Records for the task:
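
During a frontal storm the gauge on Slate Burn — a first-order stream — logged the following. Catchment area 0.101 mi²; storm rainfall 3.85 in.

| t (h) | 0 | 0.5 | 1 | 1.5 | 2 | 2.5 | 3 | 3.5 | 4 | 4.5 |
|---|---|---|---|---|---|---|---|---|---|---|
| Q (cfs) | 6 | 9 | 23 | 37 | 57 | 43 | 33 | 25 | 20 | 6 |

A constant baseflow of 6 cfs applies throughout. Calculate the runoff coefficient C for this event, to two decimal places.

C ≈ 0.40

ΣQ_DR = 199.0 cfs; V = ΣQ_DR·Δt = 3.582 × 10^5 ft³.
Runoff depth d = V / A = 1.527 in.
C = d / P = 1.527 / 3.85 = 0.40.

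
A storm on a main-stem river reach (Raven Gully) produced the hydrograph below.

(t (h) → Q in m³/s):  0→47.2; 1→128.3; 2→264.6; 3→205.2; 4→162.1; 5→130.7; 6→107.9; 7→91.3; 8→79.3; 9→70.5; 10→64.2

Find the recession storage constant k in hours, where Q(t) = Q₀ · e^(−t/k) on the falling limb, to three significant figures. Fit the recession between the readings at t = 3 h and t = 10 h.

On the falling limb, Q drops from 205.2 to 64.2 m³/s between t = 3 h and t = 10 h (Δt = 7 h).
k = −Δt / ln(Q₂/Q₁) = −7 / ln(64.2/205.2) = 6.02 h.

k ≈ 6.02 h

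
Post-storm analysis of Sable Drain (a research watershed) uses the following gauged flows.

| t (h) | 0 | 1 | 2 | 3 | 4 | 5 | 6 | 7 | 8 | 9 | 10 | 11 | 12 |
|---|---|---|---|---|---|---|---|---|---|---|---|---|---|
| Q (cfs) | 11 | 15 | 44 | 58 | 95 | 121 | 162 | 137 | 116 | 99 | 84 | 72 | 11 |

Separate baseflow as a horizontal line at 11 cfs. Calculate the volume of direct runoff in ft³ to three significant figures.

Direct-runoff ordinates (Q − Q_b): 0.0, 4.0, 33.0, 47.0, 84.0, 110.0, 151.0, 126.0, 105.0, 88.0, 73.0, 61.0, 0.0 cfs.
ΣQ_DR = 882.0 cfs.
With Δt = 1 h = 3600 s, V = ΣQ_DR · Δt = 882.0 × 3600 = 3.18 × 10^6 ft³.

V ≈ 3.18 × 10^6 ft³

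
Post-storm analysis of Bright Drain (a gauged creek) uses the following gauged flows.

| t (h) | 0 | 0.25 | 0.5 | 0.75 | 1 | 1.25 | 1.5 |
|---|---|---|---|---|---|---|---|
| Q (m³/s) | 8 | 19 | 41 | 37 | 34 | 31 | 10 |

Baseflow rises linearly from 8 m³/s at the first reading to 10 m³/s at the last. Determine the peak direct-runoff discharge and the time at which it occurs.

Subtracting baseflow gives direct-runoff ordinates: 0.00, 10.67, 32.33, 28.00, 24.67, 21.33, 0.00 m³/s.
The maximum is 32.33 m³/s, occurring at the reading for t = 0.5 h.

Q_p = 32.33 m³/s at t = 0.5 h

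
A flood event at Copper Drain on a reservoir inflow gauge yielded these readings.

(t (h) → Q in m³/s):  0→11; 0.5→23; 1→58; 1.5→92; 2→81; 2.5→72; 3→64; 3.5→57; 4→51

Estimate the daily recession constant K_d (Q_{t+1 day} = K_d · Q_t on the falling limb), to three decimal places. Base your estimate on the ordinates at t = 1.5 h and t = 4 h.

K_d ≈ 0.003

Between t = 1.5 h and t = 4 h the flow falls from 92 to 51 m³/s over 5×0.5 h = 2.5 h.
Per-interval ratio K = (51/92)^(1/5) = 0.8887; K_d = K^(24/0.5) = 0.003.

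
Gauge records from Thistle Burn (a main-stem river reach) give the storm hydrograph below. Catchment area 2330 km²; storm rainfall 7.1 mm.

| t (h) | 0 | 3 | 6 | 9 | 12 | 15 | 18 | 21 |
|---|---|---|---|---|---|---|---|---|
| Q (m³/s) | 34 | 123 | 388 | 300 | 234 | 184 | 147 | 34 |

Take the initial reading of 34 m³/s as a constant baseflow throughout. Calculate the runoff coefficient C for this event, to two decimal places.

ΣQ_DR = 1172 m³/s; V = ΣQ_DR·Δt = 1.266 × 10^7 m³.
Runoff depth d = V / A = 5.432 mm.
C = d / P = 5.432 / 7.1 = 0.77.

C ≈ 0.77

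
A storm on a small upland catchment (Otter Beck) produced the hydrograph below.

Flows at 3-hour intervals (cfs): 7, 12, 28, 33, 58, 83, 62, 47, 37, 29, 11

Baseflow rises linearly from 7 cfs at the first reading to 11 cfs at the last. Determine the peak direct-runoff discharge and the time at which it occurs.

Subtracting baseflow gives direct-runoff ordinates: 0.00, 4.60, 20.20, 24.80, 49.40, 74.00, 52.60, 37.20, 26.80, 18.40, 0.00 cfs.
The maximum is 74.00 cfs, occurring at the reading for t = 15 h.

Q_p = 74.00 cfs at t = 15 h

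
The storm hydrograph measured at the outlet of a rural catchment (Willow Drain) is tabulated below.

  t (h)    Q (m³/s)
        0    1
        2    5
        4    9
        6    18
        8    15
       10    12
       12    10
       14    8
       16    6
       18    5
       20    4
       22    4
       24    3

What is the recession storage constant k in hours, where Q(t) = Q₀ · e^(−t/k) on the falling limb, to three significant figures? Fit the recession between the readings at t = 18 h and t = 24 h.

On the falling limb, Q drops from 5 to 3 m³/s between t = 18 h and t = 24 h (Δt = 6 h).
k = −Δt / ln(Q₂/Q₁) = −6 / ln(3/5) = 11.7 h.

k ≈ 11.7 h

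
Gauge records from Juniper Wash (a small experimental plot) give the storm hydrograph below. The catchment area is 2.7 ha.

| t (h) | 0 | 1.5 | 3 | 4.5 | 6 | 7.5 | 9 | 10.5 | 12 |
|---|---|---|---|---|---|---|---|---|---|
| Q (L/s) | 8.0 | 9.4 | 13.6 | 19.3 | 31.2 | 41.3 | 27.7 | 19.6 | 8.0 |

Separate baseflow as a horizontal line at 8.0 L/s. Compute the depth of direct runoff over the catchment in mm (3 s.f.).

Direct runoff: 0.0, 1.4, 5.6, 11.3, 23.2, 33.3, 19.7, 11.6, 0.0 L/s; ΣQ_DR = 106.1 L/s.
V = ΣQ_DR · Δt = 106.1 × 5400 s = 5.729 × 10^5 L.
Over A = 2.7 ha, depth = V / A = 21.2 mm.

d ≈ 21.2 mm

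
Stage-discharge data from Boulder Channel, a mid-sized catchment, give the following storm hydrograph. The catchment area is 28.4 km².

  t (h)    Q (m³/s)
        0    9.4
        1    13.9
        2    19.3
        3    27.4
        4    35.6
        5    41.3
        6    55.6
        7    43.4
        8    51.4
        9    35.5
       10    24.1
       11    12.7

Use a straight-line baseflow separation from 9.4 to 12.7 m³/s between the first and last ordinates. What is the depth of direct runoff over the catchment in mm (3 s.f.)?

d ≈ 30.0 mm

Direct runoff: 0.00, 4.20, 9.30, 17.10, 25.00, 30.40, 44.40, 31.90, 39.60, 23.40, 11.70, 0.00 m³/s; ΣQ_DR = 237.0 m³/s.
V = ΣQ_DR · Δt = 237.0 × 3600 s = 8.532 × 10^5 m³.
Over A = 28.4 km², depth = V / A = 30.0 mm.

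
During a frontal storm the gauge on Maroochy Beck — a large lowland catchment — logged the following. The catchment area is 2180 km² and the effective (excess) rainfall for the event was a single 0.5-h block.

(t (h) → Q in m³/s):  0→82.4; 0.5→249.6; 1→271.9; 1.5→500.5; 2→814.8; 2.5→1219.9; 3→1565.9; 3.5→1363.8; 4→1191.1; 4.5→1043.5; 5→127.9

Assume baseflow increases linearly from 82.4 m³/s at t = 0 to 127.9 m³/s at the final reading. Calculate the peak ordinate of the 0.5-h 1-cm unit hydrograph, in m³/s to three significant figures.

U_p ≈ 2420 m³/s

Direct runoff: 0.00, 162.65, 180.40, 404.45, 714.20, 1114.75, 1456.20, 1249.55, 1072.30, 920.15, 0.00 m³/s; ΣQ_DR = 7275 m³/s, peak = 1456.20 m³/s.
Runoff depth d = ΣQ_DR·Δt / A = 7275 × 1800 / (2180 km²) = 6.007 mm.
The 1-cm UH is the DRH scaled by (10 mm)/d, so U_p = 1456.20 × 10/6.007 = 2420 m³/s.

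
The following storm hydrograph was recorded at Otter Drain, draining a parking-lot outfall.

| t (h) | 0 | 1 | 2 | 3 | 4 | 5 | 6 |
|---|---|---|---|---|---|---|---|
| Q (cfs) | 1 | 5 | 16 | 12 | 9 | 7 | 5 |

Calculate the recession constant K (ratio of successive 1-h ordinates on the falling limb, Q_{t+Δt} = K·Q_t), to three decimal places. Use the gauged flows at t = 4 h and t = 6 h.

K ≈ 0.745

Using the recession-limb readings at t = 4 h and t = 6 h: Q falls from 9 to 5 cfs over 2 intervals.
K = (Q₂/Q₁)^(1/2) = (5/9)^(1/2) = 0.745.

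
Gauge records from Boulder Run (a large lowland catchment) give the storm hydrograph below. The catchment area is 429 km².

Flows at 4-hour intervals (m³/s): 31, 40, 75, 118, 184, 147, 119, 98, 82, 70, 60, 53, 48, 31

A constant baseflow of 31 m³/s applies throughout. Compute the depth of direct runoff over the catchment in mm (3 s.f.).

d ≈ 24.2 mm

Direct runoff: 0.0, 9.0, 44.0, 87.0, 153.0, 116.0, 88.0, 67.0, 51.0, 39.0, 29.0, 22.0, 17.0, 0.0 m³/s; ΣQ_DR = 722.0 m³/s.
V = ΣQ_DR · Δt = 722.0 × 14400 s = 1.040 × 10^7 m³.
Over A = 429 km², depth = V / A = 24.2 mm.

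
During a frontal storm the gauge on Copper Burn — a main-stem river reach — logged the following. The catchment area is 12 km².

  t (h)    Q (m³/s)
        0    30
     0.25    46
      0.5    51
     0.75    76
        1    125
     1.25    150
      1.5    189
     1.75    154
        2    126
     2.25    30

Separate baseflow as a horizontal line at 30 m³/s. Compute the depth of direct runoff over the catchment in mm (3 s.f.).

Direct runoff: 0.0, 16.0, 21.0, 46.0, 95.0, 120.0, 159.0, 124.0, 96.0, 0.0 m³/s; ΣQ_DR = 677.0 m³/s.
V = ΣQ_DR · Δt = 677.0 × 900 s = 6.093 × 10^5 m³.
Over A = 12 km², depth = V / A = 50.8 mm.

d ≈ 50.8 mm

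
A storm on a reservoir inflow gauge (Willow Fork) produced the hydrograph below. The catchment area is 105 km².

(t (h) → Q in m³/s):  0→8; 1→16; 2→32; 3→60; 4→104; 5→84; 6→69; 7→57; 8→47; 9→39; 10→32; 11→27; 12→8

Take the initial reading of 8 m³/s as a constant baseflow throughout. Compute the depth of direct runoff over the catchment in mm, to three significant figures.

d ≈ 16.4 mm

Direct runoff: 0.0, 8.0, 24.0, 52.0, 96.0, 76.0, 61.0, 49.0, 39.0, 31.0, 24.0, 19.0, 0.0 m³/s; ΣQ_DR = 479.0 m³/s.
V = ΣQ_DR · Δt = 479.0 × 3600 s = 1.724 × 10^6 m³.
Over A = 105 km², depth = V / A = 16.4 mm.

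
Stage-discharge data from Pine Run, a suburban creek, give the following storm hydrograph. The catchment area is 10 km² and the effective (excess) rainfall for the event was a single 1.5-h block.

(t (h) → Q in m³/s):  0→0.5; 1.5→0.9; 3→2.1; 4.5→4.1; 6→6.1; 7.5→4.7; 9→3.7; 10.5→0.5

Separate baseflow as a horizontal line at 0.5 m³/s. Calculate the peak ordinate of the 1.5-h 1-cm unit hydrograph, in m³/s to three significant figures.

U_p ≈ 5.58 m³/s

Direct runoff: 0.0, 0.4, 1.6, 3.6, 5.6, 4.2, 3.2, 0.0 m³/s; ΣQ_DR = 18.60 m³/s, peak = 5.6 m³/s.
Runoff depth d = ΣQ_DR·Δt / A = 18.60 × 5400 / (10 km²) = 10.04 mm.
The 1-cm UH is the DRH scaled by (10 mm)/d, so U_p = 5.6 × 10/10.04 = 5.58 m³/s.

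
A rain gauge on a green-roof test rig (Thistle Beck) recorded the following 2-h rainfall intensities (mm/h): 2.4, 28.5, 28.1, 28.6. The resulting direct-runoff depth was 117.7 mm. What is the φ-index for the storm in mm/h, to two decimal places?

Only the 3 blocks with intensity above φ contribute runoff: 28.5, 28.1, 28.6 mm/h.
Σ(I−φ)·Δt = d  ⇒  (28.5+28.1+28.6 − 3φ)·2 = 117.7
φ = (85.20 − 117.7/2) / 3 = 8.78 mm/h.

φ ≈ 8.78 mm/h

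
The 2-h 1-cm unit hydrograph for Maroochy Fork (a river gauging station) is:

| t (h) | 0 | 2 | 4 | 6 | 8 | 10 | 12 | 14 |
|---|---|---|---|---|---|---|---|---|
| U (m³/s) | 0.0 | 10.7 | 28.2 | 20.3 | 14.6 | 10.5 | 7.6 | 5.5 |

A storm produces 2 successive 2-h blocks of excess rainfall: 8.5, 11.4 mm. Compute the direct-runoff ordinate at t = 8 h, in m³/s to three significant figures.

Q ≈ 35.6 m³/s

By discrete convolution, Q_j = Σ (P_i / 10 mm) · U_{j−i}.
At t = 8 h (j=4): Q = (8.5/10)·14.6 + (11.4/10)·20.3 = 35.6 m³/s.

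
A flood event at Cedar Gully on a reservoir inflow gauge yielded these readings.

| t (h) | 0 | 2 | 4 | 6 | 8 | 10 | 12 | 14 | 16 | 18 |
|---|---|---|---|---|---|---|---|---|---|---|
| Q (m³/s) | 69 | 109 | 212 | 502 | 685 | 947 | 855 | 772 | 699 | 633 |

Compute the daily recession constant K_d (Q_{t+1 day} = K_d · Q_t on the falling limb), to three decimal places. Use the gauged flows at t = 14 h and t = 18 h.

K_d ≈ 0.304

Between t = 14 h and t = 18 h the flow falls from 772 to 633 m³/s over 2×2 h = 4 h.
Per-interval ratio K = (633/772)^(1/2) = 0.9055; K_d = K^(24/2) = 0.304.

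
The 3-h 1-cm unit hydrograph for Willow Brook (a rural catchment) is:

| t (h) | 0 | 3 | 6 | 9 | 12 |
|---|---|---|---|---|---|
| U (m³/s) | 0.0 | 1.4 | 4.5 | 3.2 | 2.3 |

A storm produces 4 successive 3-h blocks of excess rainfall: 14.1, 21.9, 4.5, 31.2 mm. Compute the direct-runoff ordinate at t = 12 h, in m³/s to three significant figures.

By discrete convolution, Q_j = Σ (P_i / 10 mm) · U_{j−i}.
At t = 12 h (j=4): Q = (14.1/10)·2.3 + (21.9/10)·3.2 + (4.5/10)·4.5 + (31.2/10)·1.4 = 16.6 m³/s.

Q ≈ 16.6 m³/s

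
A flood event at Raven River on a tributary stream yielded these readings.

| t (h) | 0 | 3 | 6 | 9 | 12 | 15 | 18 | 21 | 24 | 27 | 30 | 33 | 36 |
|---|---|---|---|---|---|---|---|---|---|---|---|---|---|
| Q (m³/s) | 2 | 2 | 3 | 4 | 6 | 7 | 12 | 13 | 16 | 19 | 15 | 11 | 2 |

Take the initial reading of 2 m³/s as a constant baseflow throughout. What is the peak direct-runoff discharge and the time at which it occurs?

Q_p = 17.0 m³/s at t = 27 h

Subtracting baseflow gives direct-runoff ordinates: 0.0, 0.0, 1.0, 2.0, 4.0, 5.0, 10.0, 11.0, 14.0, 17.0, 13.0, 9.0, 0.0 m³/s.
The maximum is 17.0 m³/s, occurring at the reading for t = 27 h.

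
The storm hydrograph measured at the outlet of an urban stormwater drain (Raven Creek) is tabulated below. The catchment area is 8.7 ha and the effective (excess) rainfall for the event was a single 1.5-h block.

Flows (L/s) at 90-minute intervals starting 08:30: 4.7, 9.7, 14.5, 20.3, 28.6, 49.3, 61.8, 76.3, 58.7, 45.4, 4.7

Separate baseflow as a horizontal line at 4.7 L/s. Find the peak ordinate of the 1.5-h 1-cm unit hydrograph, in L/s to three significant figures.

U_p ≈ 35.8 L/s

Direct runoff: 0.0, 5.0, 9.8, 15.6, 23.9, 44.6, 57.1, 71.6, 54.0, 40.7, 0.0 L/s; ΣQ_DR = 322.3 L/s, peak = 71.6 L/s.
Runoff depth d = ΣQ_DR·Δt / A = 322.3 × 5400 / (8.7 ha) = 20.00 mm.
The 1-cm UH is the DRH scaled by (10 mm)/d, so U_p = 71.6 × 10/20.00 = 35.8 L/s.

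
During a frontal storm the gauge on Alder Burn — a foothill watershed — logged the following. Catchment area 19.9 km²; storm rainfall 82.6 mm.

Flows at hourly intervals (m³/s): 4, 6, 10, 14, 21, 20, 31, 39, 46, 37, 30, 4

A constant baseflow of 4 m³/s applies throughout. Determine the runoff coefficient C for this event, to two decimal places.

C ≈ 0.47

ΣQ_DR = 214.0 m³/s; V = ΣQ_DR·Δt = 7.704 × 10^5 m³.
Runoff depth d = V / A = 38.71 mm.
C = d / P = 38.71 / 82.6 = 0.47.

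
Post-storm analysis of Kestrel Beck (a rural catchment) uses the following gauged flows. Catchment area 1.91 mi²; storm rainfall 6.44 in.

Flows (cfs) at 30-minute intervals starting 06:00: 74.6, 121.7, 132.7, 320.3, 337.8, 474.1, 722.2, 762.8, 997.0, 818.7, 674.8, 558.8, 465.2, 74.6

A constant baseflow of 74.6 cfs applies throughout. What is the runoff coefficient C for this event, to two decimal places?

C ≈ 0.35

ΣQ_DR = 5491 cfs; V = ΣQ_DR·Δt = 9.884 × 10^6 ft³.
Runoff depth d = V / A = 2.227 in.
C = d / P = 2.227 / 6.44 = 0.35.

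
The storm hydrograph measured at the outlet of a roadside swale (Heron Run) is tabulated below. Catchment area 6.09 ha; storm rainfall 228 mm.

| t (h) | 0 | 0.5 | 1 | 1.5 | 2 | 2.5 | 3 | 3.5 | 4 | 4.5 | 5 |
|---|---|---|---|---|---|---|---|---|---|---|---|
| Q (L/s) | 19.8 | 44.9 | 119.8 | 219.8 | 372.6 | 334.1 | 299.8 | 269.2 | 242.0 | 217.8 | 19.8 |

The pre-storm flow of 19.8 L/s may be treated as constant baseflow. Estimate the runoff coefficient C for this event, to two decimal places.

ΣQ_DR = 1942 L/s; V = ΣQ_DR·Δt = 3.495 × 10^6 L.
Runoff depth d = V / A = 57.39 mm.
C = d / P = 57.39 / 228 = 0.25.

C ≈ 0.25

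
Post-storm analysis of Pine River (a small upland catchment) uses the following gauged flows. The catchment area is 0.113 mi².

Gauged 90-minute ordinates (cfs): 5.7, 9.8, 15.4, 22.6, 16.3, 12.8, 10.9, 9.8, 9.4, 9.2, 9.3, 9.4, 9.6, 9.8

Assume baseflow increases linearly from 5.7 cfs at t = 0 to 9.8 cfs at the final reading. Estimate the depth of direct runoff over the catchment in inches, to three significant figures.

Direct runoff: 0.00, 3.78, 9.07, 15.95, 9.34, 5.52, 3.31, 1.89, 1.18, 0.66, 0.45, 0.23, 0.12, 0.00 cfs; ΣQ_DR = 51.50 cfs.
V = ΣQ_DR · Δt = 51.50 × 5400 s = 2.781 × 10^5 ft³.
Over A = 0.113 mi², depth = V / A = 1.06 in.

d ≈ 1.06 in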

Exercise: Above are some lines. Repeat exactly, and only, those from the line that has "The storm hydrograph measured at the outlet of a rural" through the line that has "Stage-discharge data from Boulder".

Solution for this exercise:
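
The storm hydrograph measured at the outlet of a rural catchment (Willow Drain) is tabulated below.

  t (h)    Q (m³/s)
        0    1
        2    5
        4    9
        6    18
        8    15
       10    12
       12    10
       14    8
       16    6
       18    5
       20    4
       22    4
       24    3

What is the recession storage constant k in hours, where Q(t) = Q₀ · e^(−t/k) on the falling limb, to three significant figures? Fit the recession between the readings at t = 18 h and t = 24 h.

On the falling limb, Q drops from 5 to 3 m³/s between t = 18 h and t = 24 h (Δt = 6 h).
k = −Δt / ln(Q₂/Q₁) = −6 / ln(3/5) = 11.7 h.

k ≈ 11.7 h

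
Gauge records from Juniper Wash (a small experimental plot) give the storm hydrograph below. The catchment area is 2.7 ha.

| t (h) | 0 | 1.5 | 3 | 4.5 | 6 | 7.5 | 9 | 10.5 | 12 |
|---|---|---|---|---|---|---|---|---|---|
| Q (L/s) | 8.0 | 9.4 | 13.6 | 19.3 | 31.2 | 41.3 | 27.7 | 19.6 | 8.0 |

Separate baseflow as a horizontal line at 8.0 L/s. Compute the depth of direct runoff over the catchment in mm (3 s.f.).

Direct runoff: 0.0, 1.4, 5.6, 11.3, 23.2, 33.3, 19.7, 11.6, 0.0 L/s; ΣQ_DR = 106.1 L/s.
V = ΣQ_DR · Δt = 106.1 × 5400 s = 5.729 × 10^5 L.
Over A = 2.7 ha, depth = V / A = 21.2 mm.

d ≈ 21.2 mm

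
Stage-discharge data from Boulder Channel, a mid-sized catchment, give the following storm hydrograph. The catchment area is 28.4 km².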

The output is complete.